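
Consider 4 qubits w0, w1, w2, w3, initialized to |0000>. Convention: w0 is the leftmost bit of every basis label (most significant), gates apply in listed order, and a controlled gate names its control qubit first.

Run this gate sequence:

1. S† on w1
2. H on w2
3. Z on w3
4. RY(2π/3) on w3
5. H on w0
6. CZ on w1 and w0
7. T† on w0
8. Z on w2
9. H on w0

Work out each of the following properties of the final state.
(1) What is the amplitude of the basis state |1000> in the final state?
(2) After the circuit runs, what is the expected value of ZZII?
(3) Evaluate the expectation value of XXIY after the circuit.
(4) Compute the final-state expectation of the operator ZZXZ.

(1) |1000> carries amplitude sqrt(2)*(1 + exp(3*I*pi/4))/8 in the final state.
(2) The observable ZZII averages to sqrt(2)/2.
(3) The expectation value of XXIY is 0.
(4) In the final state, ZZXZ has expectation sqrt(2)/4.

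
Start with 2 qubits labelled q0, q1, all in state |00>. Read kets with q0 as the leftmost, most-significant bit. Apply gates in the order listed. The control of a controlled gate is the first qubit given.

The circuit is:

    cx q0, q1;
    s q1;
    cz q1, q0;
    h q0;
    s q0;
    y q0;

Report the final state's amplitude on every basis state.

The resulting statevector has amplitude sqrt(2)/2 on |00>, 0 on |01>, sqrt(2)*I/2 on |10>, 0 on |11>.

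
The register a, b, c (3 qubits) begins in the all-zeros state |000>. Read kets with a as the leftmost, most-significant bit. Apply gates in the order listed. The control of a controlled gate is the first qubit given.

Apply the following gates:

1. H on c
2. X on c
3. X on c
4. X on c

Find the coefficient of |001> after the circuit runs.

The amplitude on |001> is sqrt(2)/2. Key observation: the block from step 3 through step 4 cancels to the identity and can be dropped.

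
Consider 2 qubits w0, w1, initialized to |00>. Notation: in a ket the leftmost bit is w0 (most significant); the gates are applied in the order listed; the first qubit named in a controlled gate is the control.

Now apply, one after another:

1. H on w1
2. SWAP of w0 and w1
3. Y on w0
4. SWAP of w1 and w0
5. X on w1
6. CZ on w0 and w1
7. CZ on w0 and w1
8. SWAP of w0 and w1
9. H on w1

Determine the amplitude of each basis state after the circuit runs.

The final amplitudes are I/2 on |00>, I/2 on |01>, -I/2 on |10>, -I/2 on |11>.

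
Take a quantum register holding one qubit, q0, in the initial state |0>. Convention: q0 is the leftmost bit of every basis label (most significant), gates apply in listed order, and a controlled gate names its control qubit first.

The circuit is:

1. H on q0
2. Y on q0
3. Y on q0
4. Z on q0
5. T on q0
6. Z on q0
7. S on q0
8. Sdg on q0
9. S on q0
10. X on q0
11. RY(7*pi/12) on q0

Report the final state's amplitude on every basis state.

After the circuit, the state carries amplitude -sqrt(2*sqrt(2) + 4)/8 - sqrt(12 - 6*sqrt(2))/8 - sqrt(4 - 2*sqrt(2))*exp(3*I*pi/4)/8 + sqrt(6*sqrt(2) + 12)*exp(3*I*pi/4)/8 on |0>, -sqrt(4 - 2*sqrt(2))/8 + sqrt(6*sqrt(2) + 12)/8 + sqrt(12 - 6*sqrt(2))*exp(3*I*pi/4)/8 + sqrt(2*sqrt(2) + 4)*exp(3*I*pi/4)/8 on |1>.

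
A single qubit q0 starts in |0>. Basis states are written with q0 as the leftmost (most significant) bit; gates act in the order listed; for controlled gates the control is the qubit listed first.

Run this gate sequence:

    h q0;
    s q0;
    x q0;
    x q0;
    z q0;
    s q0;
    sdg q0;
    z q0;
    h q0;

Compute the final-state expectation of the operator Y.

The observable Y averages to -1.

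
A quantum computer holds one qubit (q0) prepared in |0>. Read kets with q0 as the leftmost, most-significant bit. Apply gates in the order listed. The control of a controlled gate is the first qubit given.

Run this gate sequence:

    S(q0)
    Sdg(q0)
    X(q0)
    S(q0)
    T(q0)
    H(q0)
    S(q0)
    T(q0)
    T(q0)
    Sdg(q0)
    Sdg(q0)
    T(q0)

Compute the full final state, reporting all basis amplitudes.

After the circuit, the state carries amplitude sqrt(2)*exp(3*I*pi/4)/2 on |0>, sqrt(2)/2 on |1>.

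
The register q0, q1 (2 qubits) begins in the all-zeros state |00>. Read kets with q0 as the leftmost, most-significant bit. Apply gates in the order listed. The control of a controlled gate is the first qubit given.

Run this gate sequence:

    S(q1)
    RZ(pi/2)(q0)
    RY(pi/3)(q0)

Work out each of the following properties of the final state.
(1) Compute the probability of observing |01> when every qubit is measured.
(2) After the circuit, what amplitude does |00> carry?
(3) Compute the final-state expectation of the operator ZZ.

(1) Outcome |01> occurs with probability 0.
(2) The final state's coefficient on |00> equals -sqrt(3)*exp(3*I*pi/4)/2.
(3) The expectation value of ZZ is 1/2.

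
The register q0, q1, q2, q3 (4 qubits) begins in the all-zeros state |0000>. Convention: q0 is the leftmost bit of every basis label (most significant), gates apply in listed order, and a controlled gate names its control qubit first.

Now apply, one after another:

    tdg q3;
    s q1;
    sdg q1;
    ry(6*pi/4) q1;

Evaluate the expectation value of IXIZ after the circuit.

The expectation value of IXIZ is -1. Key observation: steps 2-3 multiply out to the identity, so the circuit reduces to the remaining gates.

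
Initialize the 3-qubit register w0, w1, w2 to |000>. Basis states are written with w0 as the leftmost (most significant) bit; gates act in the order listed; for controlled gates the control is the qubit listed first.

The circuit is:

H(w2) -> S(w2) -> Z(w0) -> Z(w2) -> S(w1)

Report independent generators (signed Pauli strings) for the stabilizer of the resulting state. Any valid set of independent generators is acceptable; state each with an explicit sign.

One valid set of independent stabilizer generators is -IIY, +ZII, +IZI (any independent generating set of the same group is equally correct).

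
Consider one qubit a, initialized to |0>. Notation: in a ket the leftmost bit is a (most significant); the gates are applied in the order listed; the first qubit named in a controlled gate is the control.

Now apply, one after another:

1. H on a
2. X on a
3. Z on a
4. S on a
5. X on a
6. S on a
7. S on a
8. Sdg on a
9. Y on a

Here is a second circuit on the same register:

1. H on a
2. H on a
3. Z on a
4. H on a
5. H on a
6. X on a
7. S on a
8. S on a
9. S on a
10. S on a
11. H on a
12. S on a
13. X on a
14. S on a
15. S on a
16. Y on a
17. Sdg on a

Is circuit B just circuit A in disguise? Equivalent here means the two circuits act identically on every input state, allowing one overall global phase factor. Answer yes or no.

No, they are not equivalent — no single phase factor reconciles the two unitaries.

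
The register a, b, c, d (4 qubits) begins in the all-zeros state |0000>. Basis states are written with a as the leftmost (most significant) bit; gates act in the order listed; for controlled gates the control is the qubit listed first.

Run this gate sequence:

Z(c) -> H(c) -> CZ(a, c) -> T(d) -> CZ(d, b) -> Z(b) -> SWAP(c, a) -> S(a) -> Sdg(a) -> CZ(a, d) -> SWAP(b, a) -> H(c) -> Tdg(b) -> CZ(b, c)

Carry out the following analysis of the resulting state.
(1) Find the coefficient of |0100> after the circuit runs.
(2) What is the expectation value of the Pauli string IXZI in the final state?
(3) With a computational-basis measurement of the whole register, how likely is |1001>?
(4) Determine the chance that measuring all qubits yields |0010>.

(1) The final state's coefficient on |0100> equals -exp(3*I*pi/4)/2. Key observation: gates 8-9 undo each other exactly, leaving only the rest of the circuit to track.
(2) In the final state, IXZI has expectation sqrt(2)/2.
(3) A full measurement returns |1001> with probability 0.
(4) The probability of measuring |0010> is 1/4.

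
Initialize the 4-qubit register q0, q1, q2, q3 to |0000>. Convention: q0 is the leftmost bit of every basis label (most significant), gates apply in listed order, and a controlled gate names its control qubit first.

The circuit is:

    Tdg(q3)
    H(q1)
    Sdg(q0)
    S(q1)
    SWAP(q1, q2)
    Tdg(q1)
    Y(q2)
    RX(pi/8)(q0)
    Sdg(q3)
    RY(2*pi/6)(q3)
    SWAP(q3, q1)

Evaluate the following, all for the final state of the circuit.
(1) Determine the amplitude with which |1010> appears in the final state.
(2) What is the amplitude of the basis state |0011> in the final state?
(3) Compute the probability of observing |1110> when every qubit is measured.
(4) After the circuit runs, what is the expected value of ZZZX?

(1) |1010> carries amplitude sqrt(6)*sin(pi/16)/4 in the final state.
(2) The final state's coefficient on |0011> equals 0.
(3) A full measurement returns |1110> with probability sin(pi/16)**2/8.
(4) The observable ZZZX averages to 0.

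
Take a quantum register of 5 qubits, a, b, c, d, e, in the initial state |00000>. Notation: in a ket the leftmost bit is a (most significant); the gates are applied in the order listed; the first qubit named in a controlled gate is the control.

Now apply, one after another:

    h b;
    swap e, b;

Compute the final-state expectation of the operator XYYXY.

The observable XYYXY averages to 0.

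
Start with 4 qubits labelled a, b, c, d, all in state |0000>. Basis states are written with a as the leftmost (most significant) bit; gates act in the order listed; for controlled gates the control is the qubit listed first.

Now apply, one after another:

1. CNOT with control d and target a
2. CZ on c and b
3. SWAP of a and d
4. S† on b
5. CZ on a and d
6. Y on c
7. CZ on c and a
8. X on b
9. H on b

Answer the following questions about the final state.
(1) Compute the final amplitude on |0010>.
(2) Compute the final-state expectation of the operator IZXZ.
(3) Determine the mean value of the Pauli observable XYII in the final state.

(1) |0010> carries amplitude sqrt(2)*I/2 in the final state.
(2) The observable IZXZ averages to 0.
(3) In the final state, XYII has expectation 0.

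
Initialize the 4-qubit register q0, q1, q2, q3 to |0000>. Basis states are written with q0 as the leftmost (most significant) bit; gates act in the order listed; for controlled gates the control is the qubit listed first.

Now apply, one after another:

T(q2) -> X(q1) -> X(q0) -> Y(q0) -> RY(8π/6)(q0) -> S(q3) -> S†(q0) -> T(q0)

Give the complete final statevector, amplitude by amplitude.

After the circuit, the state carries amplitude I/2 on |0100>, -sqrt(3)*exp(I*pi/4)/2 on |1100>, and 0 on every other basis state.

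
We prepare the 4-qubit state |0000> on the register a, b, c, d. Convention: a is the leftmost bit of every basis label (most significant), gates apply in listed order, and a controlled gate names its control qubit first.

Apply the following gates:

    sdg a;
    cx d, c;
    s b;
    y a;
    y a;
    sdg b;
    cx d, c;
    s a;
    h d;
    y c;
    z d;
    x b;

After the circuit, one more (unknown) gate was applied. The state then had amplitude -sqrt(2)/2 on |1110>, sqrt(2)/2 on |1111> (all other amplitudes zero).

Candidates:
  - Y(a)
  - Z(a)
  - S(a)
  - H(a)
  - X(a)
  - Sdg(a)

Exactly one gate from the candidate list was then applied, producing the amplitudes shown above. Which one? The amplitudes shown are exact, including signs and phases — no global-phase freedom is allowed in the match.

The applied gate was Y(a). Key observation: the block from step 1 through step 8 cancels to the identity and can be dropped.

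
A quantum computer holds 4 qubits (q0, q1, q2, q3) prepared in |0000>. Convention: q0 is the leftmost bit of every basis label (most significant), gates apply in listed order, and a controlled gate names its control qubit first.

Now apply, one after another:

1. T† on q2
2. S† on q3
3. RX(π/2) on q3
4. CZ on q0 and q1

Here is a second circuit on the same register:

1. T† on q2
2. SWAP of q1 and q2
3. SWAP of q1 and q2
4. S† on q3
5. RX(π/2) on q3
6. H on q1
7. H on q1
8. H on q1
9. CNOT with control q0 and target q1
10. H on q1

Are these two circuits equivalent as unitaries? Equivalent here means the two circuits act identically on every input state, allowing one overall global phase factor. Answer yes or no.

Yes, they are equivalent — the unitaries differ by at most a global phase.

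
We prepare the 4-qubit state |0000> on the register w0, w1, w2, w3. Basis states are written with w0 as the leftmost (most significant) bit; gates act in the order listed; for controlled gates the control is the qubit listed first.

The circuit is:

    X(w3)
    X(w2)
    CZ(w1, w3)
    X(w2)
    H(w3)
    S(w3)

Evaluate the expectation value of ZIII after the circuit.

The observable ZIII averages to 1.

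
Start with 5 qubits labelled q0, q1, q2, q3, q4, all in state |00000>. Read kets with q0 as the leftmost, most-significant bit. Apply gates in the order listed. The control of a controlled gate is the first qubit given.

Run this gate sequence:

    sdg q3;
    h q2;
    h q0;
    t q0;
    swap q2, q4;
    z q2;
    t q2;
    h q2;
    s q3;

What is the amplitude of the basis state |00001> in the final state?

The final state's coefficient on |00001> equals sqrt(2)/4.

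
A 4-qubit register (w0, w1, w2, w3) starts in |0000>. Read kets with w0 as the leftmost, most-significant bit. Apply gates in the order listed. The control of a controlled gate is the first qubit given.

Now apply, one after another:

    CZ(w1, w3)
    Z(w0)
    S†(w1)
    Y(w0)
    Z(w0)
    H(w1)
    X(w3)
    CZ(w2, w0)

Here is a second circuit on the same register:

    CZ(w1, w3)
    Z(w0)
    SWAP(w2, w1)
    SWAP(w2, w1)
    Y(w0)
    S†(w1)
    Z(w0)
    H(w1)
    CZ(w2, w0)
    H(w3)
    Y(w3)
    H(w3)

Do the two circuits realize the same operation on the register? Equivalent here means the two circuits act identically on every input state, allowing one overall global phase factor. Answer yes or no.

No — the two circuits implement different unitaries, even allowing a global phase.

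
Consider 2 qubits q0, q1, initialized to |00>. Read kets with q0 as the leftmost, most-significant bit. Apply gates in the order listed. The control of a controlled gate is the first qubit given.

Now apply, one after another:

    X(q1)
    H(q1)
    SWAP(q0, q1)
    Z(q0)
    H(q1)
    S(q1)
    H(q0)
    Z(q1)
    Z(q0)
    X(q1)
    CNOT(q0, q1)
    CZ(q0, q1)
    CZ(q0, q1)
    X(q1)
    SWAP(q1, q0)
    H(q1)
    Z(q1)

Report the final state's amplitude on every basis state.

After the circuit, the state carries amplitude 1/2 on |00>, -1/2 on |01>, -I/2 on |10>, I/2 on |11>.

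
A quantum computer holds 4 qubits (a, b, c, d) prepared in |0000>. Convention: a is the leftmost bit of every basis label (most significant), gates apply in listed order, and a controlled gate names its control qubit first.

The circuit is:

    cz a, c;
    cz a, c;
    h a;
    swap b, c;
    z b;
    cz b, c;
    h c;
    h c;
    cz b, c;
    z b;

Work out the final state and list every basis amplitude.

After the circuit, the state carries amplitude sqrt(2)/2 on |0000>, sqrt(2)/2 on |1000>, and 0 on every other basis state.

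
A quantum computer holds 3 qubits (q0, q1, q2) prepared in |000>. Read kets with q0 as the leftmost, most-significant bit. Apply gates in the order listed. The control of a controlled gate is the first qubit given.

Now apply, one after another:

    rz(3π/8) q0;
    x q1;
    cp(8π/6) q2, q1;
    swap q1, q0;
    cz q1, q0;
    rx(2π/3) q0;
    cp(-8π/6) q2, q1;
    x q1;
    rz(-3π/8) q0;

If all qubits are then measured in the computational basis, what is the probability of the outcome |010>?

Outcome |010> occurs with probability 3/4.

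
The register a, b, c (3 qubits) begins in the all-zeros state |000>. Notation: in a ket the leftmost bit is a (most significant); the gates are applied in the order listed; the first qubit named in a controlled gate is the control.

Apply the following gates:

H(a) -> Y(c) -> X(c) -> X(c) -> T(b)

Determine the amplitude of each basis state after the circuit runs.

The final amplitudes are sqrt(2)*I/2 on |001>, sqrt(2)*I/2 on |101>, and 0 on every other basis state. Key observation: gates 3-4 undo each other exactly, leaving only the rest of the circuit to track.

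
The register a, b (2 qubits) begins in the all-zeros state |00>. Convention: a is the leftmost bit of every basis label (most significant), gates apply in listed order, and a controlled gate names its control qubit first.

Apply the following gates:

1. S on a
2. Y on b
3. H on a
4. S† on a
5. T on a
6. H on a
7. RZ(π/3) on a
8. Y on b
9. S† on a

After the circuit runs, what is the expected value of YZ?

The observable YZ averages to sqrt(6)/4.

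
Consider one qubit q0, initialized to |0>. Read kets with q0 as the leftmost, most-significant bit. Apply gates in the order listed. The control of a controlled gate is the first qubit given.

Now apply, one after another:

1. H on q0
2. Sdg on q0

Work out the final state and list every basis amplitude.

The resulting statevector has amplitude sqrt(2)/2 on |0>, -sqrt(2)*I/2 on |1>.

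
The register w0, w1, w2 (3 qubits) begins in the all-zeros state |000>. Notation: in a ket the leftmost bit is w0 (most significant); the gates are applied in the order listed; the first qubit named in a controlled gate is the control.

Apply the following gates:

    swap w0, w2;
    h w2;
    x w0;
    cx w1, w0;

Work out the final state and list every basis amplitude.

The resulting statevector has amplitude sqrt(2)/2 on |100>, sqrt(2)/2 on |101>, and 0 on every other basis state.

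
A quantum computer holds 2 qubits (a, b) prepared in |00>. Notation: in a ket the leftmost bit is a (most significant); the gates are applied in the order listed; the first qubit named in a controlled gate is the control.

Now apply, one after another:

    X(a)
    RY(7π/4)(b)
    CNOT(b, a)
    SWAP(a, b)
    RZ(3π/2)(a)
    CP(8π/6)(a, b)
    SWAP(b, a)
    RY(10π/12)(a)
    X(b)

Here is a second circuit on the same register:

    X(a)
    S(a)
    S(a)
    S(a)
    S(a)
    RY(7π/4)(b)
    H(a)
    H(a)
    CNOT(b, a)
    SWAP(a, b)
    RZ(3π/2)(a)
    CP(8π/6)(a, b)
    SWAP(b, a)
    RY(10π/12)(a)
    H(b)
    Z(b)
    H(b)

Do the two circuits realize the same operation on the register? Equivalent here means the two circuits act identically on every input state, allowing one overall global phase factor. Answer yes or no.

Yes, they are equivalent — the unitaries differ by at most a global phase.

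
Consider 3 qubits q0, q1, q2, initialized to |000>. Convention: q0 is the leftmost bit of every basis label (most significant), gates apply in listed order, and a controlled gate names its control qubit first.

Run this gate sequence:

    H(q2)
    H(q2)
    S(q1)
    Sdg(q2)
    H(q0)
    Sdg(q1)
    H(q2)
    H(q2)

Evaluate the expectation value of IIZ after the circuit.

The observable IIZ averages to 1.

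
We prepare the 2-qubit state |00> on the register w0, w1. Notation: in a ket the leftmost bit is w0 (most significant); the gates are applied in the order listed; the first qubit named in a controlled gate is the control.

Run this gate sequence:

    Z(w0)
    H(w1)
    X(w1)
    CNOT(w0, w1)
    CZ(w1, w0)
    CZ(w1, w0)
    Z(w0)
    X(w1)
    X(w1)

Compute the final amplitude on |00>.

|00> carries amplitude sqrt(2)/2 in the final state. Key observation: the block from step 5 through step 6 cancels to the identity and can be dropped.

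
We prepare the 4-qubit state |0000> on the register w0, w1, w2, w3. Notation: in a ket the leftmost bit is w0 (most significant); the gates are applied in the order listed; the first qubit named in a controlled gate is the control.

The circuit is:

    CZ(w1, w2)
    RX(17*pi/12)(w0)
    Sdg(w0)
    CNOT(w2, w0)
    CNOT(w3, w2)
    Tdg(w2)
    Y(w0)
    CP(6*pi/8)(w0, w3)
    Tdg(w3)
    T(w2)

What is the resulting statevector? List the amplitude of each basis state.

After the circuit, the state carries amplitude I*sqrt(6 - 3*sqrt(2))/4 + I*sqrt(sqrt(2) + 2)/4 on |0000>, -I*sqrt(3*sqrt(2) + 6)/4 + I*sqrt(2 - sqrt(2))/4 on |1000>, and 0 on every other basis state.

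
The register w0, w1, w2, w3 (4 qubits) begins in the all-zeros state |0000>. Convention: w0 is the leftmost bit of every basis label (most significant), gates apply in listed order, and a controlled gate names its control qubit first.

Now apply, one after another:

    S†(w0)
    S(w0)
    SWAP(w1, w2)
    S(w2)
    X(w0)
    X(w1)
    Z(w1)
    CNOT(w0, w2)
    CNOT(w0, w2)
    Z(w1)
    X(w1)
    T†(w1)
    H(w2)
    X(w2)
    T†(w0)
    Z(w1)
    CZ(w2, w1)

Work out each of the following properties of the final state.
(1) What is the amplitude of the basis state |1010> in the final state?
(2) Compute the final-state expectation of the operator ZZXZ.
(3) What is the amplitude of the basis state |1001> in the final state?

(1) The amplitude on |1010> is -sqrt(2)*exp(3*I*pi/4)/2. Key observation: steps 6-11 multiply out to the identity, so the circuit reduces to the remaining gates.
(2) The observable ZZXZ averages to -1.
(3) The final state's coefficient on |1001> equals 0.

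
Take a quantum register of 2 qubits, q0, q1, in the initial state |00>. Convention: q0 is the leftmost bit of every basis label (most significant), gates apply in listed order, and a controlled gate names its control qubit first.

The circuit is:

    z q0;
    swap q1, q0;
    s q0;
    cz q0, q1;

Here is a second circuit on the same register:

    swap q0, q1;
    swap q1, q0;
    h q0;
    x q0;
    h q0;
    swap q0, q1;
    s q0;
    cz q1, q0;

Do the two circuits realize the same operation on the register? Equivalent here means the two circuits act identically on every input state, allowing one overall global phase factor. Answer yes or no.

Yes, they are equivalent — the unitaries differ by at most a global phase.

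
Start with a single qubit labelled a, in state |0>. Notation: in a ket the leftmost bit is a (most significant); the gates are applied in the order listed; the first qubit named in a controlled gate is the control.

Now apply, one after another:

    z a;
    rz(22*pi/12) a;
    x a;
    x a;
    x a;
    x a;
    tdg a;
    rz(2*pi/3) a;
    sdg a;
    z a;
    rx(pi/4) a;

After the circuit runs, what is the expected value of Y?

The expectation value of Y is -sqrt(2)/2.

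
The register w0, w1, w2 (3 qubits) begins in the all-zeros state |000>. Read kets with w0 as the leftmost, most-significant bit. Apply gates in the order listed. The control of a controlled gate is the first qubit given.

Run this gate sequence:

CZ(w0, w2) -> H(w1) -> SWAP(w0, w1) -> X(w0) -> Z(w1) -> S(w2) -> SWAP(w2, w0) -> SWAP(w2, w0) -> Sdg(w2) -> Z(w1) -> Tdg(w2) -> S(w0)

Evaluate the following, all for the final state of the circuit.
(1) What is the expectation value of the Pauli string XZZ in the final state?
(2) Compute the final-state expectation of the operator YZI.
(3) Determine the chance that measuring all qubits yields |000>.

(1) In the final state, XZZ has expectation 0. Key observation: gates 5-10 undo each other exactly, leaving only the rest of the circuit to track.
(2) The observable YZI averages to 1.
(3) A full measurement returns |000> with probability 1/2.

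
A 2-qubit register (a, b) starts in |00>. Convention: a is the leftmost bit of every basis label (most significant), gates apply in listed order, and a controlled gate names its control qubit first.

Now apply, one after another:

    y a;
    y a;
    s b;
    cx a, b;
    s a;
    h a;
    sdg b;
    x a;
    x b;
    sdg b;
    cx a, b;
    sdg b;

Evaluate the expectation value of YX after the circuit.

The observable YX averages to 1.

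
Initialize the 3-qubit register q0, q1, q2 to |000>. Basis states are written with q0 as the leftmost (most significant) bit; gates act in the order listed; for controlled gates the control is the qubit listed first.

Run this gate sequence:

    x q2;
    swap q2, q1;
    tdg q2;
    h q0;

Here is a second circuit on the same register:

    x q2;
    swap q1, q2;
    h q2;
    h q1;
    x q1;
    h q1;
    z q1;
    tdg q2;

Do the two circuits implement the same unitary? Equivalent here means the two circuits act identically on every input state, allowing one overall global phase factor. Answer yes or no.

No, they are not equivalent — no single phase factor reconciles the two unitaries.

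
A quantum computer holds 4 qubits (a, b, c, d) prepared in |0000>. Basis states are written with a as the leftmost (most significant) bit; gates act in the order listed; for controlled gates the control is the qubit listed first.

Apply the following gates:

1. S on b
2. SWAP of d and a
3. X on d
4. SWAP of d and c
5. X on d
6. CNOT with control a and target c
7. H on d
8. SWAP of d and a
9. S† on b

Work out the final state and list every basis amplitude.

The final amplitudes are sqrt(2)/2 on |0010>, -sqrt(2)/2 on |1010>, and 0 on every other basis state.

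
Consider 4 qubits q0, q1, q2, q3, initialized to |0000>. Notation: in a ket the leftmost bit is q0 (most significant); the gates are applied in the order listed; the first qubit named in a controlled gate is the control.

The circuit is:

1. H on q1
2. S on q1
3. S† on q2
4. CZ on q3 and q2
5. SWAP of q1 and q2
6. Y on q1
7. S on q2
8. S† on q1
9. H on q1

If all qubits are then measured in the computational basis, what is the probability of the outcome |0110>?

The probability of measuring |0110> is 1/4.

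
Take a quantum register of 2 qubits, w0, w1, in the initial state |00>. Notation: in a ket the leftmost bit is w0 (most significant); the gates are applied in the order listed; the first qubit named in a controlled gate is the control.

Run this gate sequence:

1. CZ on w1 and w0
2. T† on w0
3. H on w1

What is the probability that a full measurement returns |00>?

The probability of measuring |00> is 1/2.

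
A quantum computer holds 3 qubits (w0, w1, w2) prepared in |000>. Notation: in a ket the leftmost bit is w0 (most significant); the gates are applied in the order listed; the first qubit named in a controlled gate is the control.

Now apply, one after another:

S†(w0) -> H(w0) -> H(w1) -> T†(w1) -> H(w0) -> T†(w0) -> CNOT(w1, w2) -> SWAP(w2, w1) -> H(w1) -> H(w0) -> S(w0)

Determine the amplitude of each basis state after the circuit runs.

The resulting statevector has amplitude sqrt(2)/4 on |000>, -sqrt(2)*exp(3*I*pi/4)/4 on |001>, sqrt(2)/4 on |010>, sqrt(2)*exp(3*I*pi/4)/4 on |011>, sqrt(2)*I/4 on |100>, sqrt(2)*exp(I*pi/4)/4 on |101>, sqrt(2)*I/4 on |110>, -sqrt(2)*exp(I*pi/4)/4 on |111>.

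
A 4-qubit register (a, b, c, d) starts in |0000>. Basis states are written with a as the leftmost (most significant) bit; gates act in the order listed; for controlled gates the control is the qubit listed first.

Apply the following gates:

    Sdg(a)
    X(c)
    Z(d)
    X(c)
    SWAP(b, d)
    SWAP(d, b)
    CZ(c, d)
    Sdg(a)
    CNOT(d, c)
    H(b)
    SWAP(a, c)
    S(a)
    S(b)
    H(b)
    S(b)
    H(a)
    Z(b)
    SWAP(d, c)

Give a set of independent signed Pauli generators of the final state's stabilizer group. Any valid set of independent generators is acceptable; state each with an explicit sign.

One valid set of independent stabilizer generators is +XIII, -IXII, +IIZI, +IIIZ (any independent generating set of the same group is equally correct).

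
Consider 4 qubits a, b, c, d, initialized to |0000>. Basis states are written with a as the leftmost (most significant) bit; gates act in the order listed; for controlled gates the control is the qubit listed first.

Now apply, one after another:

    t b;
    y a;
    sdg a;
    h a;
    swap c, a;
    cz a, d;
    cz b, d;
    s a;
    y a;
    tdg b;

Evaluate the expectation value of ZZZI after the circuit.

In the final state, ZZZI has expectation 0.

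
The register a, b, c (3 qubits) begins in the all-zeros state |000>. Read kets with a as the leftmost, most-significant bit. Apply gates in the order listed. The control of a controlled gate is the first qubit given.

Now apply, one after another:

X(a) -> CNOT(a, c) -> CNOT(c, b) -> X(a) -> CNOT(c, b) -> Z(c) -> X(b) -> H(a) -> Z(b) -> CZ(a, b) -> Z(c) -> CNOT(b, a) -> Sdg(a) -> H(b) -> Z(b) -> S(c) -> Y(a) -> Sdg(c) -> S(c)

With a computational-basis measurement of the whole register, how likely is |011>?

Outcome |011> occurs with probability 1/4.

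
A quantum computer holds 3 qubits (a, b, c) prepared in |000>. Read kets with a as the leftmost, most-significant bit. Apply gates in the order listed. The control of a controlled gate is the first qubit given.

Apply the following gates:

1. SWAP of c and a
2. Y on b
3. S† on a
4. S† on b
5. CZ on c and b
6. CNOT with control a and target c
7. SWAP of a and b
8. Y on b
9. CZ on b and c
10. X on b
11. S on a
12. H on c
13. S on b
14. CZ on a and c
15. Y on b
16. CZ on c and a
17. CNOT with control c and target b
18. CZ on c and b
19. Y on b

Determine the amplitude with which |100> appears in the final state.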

════════════════════

_WHAT THE TASK ASKS_. Please report every line among the entries that includes "XYII".

_RESULT FOR THIS TASK_.
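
(3) Determine the mean value of the Pauli observable XYII in the final state.
(3) In the final state, XYII has expectation 0.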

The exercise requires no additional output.